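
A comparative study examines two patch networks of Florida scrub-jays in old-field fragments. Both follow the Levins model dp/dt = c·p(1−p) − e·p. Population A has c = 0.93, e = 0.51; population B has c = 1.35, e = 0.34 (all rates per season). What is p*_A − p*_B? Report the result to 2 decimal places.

-0.30

A: p*_A = 1 − 0.51/0.93 = 0.4516.
B: p*_B = 1 − 0.34/1.35 = 0.7481.
p*_A − p*_B = 0.4516 − 0.7481 = -0.2965.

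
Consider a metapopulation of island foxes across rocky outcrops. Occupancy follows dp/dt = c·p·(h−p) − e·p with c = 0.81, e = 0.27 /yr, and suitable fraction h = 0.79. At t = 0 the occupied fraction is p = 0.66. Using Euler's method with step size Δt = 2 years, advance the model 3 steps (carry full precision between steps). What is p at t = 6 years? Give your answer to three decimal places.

Update rule: p ← p + [c·p·(h−p) − e·p]·Δt with Δt = 2.
  1  |  dp/dt·Δt = -0.217404  |  p_1 = 0.442596
  2  |  dp/dt·Δt = +0.010089  |  p_2 = 0.452685
  3  |  dp/dt·Δt = +0.002920  |  p_3 = 0.455605

0.456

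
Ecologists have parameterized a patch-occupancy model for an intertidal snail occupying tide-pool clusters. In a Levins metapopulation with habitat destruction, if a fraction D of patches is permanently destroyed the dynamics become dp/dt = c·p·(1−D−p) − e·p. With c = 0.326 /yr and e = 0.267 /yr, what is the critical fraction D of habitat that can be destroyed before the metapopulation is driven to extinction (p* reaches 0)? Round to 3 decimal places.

0.181

The nontrivial equilibrium is p* = (1−D) − e/c; extinction occurs when this hits zero.
So D_crit = 1 − e/c = 1 − 0.267/0.326 = 1 − 0.8190 = 0.1810.
Note this equals the original equilibrium occupancy — the Levins extinction-debt result.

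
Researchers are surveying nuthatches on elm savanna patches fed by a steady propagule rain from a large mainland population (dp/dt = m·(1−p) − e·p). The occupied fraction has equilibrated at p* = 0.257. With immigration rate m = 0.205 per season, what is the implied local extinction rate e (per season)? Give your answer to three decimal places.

0.593

At equilibrium m(1−p*) = e·p*, so e = m(1−p*)/p*.
e = 0.205 × 0.7430 / 0.257 = 0.5927.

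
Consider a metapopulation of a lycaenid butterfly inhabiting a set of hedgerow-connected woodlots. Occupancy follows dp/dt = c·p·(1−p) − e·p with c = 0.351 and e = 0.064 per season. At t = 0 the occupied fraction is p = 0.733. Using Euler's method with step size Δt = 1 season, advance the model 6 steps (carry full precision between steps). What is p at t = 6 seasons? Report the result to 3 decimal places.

0.805

Update rule: p ← p + [c·p·(1−p) − e·p]·Δt with Δt = 1.
t = 1: p = 0.73300 + (+0.02178) = 0.75478
t = 2: p = 0.75478 + (+0.01666) = 0.77144
t = 3: p = 0.77144 + (+0.01252) = 0.78396
t = 4: p = 0.78396 + (+0.00927) = 0.79323
t = 5: p = 0.79323 + (+0.00680) = 0.80003
t = 6: p = 0.80003 + (+0.00495) = 0.80499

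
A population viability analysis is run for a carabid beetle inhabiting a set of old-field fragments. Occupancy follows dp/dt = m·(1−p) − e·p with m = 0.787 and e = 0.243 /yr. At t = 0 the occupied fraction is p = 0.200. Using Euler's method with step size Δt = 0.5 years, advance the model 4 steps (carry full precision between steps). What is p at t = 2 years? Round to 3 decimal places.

0.733

Update rule: p ← p + [m·(1−p) − e·p]·Δt with Δt = 0.5.
step 1: Δp = +0.29050, p = 0.49050
step 2: Δp = +0.14089, p = 0.63139
step 3: Δp = +0.06833, p = 0.69973
step 4: Δp = +0.03314, p = 0.73287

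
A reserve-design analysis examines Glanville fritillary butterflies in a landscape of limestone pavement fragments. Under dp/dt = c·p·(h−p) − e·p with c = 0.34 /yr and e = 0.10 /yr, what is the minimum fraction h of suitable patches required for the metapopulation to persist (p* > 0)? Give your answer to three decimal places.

0.294

p* = h − e/c is positive only when h > e/c.
h_min = e/c = 0.10/0.34 = 0.2941.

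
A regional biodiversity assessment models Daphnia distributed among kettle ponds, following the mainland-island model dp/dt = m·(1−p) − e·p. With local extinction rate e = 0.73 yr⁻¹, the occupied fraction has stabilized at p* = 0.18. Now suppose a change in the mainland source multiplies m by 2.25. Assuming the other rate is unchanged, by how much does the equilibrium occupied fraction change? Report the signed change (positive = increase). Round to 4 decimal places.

Balance m(1−p*) = e·p* gives m = e·p*/(1−p*) = 0.73×0.18000/0.82000 = 0.16024.
New p* = m/(m+e) = 0.36054/(0.36054+0.73000) = 0.33061.
Δp* = 0.33061 − 0.18000 = +0.15061.

0.1506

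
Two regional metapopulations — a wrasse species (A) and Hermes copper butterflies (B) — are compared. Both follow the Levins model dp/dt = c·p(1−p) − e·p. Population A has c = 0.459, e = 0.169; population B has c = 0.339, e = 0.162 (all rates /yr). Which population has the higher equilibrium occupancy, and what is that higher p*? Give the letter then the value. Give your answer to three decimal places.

A, 0.632

A: p*_A = 1 − 0.169/0.459 = 0.6318.
B: p*_B = 1 − 0.162/0.339 = 0.5221.
A is higher at 0.6318.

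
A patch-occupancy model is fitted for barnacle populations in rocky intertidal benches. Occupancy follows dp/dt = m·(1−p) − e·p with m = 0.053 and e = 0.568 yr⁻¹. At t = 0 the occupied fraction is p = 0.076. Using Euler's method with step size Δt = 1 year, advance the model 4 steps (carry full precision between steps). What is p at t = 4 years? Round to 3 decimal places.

0.085

Update rule: p ← p + [m·(1−p) − e·p]·Δt with Δt = 1.
step 1: Δp = +0.00580, p = 0.08180
step 2: Δp = +0.00220, p = 0.08400
step 3: Δp = +0.00083, p = 0.08484
step 4: Δp = +0.00032, p = 0.08515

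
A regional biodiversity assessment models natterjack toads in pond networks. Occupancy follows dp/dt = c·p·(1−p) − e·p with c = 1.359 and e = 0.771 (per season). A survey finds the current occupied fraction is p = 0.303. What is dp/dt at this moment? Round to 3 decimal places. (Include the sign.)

Colonization term: c·p·(1−p) = 1.359×0.303×0.6970 = 0.28701.
Extinction term: e·p = 0.23361.
dp/dt = 0.28701 − 0.23361 = 0.05340.

0.053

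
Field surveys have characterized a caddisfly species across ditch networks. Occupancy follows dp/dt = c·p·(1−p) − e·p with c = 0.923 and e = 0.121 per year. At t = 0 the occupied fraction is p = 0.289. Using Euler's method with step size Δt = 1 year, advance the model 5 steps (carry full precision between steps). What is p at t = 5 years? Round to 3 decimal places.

Update rule: p ← p + [c·p·(1−p) − e·p]·Δt with Δt = 1.
t = 1: p = 0.28900 + (+0.15469) = 0.44369
t = 2: p = 0.44369 + (+0.17414) = 0.61782
t = 3: p = 0.61782 + (+0.14318) = 0.76100
t = 4: p = 0.76100 + (+0.07579) = 0.83680
t = 5: p = 0.83680 + (+0.02480) = 0.86160

0.862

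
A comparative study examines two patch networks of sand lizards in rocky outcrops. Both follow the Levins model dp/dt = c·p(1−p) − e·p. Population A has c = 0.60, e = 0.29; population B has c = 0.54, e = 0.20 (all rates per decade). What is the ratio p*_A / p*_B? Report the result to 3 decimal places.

0.821

A: p*_A = 1 − 0.29/0.60 = 0.5167.
B: p*_B = 1 − 0.20/0.54 = 0.6296.
p*_A / p*_B = 0.5167/0.6296 = 0.8206.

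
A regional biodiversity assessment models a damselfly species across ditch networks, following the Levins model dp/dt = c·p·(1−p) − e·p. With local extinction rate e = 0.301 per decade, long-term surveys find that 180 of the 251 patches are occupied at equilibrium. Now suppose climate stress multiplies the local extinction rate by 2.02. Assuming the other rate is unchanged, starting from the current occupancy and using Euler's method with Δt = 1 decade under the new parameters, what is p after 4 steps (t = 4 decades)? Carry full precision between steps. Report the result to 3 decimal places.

0.437

Observed p* = 180/251 = 0.71713.
Balance c(1−p*) = e gives c = e/(1 − 0.71713) = 0.301/0.28287 = 1.06410.
Starting from p₀ = 0.71713; update p ← p + (dp/dt)·Δt with the new parameters.
step 1: Δp = -0.22017, p = 0.49696
step 2: Δp = -0.03615, p = 0.46081
step 3: Δp = -0.01579, p = 0.44502
step 4: Δp = -0.00777, p = 0.43725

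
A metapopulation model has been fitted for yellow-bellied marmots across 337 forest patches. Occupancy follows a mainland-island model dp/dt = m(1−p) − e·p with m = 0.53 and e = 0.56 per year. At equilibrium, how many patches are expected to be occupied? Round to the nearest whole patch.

164

p* = m/(m+e) = 0.53/1.0900 = 0.4862.
Expected occupied patches = N × p* = 337 × 0.4862 = 163.86 ≈ 164.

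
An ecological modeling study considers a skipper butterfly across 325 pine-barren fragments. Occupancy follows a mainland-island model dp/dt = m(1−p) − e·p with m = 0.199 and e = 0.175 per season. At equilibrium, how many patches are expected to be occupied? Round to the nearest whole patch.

173

p* = m/(m+e) = 0.199/0.3740 = 0.5321.
Expected occupied patches = N × p* = 325 × 0.5321 = 172.93 ≈ 173.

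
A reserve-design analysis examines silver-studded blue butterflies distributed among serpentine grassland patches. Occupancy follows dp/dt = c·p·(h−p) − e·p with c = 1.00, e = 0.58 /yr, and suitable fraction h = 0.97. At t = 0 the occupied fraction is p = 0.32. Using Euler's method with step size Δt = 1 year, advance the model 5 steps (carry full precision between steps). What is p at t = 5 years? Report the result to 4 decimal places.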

______________________________

■ WHAT YOU NEED TO DO ■
Retype, without any change, the lines from the one containing "An ecological modeling" through the final line of the material above, and no others.

■ RESPONSE TO THE EXERCISE ■
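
An ecological modeling study considers a skipper butterfly across 325 pine-barren fragments. Occupancy follows a mainland-island model dp/dt = m(1−p) − e·p with m = 0.199 and e = 0.175 per season. At equilibrium, how many patches are expected to be occupied? Round to the nearest whole patch.

173

p* = m/(m+e) = 0.199/0.3740 = 0.5321.
Expected occupied patches = N × p* = 325 × 0.5321 = 172.93 ≈ 173.

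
A reserve-design analysis examines silver-studded blue butterflies distributed among serpentine grassland patches. Occupancy follows dp/dt = c·p·(h−p) − e·p with c = 1.00, e = 0.58 /yr, and suitable fraction h = 0.97. At t = 0 the occupied fraction is p = 0.32. Using Euler's method with step size Δt = 1 year, advance the model 5 steps (carry full precision between steps). What is p at t = 5 years? Report the result to 4 decimal places.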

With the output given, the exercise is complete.